TASK
Word for word, restate the lines from the start of the data down to the line with "Settings: layer_height: 0.3mm", both included.
(RECORDS FOR THIS TASK)
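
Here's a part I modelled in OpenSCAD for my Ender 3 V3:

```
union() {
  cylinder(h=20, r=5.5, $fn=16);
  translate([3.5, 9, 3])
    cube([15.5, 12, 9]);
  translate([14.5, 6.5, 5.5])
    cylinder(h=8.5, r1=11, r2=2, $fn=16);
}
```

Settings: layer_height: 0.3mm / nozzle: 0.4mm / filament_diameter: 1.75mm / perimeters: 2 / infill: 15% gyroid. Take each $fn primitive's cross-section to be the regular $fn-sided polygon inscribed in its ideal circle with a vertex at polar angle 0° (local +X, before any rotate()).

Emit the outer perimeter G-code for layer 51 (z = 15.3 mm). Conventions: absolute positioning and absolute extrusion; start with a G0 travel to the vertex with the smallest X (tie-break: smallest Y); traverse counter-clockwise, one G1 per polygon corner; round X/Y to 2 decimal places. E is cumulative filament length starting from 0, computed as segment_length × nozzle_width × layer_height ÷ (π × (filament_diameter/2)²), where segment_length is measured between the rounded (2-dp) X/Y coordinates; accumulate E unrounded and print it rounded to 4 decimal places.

G0 X-5.50 Y0.00 Z15.30
G1 X-5.08 Y-2.10 E0.1068
G1 X-3.89 Y-3.89 E0.2141
G1 X-2.10 Y-5.08 E0.3213
G1 X0.00 Y-5.50 E0.4282
G1 X2.10 Y-5.08 E0.5350
G1 X3.89 Y-3.89 E0.6422
G1 X5.08 Y-2.10 E0.7495
G1 X5.50 Y0.00 E0.8563
G1 X5.08 Y2.10 E0.9632
G1 X3.89 Y3.89 E1.0704
G1 X2.10 Y5.08 E1.1776
G1 X0.00 Y5.50 E1.2845
G1 X-2.10 Y5.08 E1.3913
G1 X-3.89 Y3.89 E1.4986
G1 X-5.08 Y2.10 E1.6058
G1 X-5.50 Y0.00 E1.7127

At z = 15.3 mm: the r=5.5 cylinder gives a regular 16-gon of circumradius 5.5 (constant along its height); the cube at (3.5, 9) does not reach this height (z outside [3, 12]); the cone at (14.5, 6.5) is not intersected at this z (z outside [5.5, 14]); Taking the union: only the r=5.5 cylinder is present, so the union is just that shape — 1 connected region. The outline is a single polygon with 16 vertices. Extrusion per mm of travel: 0.4 × 0.3 / (π × 0.875²) = 0.049890. Accumulating E over each segment gives final E = 1.7127.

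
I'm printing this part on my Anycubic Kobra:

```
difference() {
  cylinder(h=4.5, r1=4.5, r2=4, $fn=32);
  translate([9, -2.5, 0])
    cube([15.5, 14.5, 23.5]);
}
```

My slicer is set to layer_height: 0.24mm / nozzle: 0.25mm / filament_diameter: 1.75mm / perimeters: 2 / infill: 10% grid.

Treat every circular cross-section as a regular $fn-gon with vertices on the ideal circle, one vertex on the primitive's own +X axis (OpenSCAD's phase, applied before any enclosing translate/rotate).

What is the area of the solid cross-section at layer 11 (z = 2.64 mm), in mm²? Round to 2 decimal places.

At z = 2.64 mm: the cone: at t=0.587 of its height the radius interpolates to r₁+(r₂−r₁)t = 4.207, giving a regular 32-gon of that circumradius (area = (32/2)·4.207²·sin(360°/32) = 55.24 mm²); the 15.5×14.5 cube at (9, -2.5) contributes its full rectangle (area 224.75 mm²); Subtracting the remaining from the first: starting from the cone (55.24 mm²), the 15.5×14.5 cube at (9, -2.5) misses the remaining region (no effect) — area = 55.24 mm². Overall, the cross-section is a single solid region. Net area = 55.24 mm².

55.24 mm²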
(End RECORDS FOR THIS TASK)
EXERCISE SOLUTION
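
Here's a part I modelled in OpenSCAD for my Ender 3 V3:

```
union() {
  cylinder(h=20, r=5.5, $fn=16);
  translate([3.5, 9, 3])
    cube([15.5, 12, 9]);
  translate([14.5, 6.5, 5.5])
    cylinder(h=8.5, r1=11, r2=2, $fn=16);
}
```

Settings: layer_height: 0.3mm / nozzle: 0.4mm / filament_diameter: 1.75mm / perimeters: 2 / infill: 15% gyroid. Take each $fn primitive's cross-section to be the regular $fn-sided polygon inscribed in its ideal circle with a vertex at polar angle 0° (local +X, before any rotate()).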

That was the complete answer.